_WORK REQUEST_
Set down the entries below exactly as written.

☆ ☆ ☆ ☆ ☆

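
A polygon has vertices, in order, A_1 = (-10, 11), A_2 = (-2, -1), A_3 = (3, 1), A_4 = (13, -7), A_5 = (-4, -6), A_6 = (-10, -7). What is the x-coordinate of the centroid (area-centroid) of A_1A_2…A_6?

Apply the shoelace (surveyor's) formula. First the cross-terms c_i = x_i·y_{i+1} − x_{i+1}·y_i:
  32, 1, -34, -106, -32, -180  ⇒  2A = -319, A = -159.5.
Then Σ (x_i + x_{i+1})·c_i = 2167, so x̄ = 2167 / (6·(-159.5)) = -197/87.

-197/87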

☆ ☆ ☆ ☆ ☆

_TASK RESPONSE_
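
A polygon has vertices, in order, A_1 = (-10, 11), A_2 = (-2, -1), A_3 = (3, 1), A_4 = (13, -7), A_5 = (-4, -6), A_6 = (-10, -7). What is the x-coordinate of the centroid (area-centroid) of A_1A_2…A_6?

Apply the shoelace (surveyor's) formula. First the cross-terms c_i = x_i·y_{i+1} − x_{i+1}·y_i:
  32, 1, -34, -106, -32, -180  ⇒  2A = -319, A = -159.5.
Then Σ (x_i + x_{i+1})·c_i = 2167, so x̄ = 2167 / (6·(-159.5)) = -197/87.

-197/87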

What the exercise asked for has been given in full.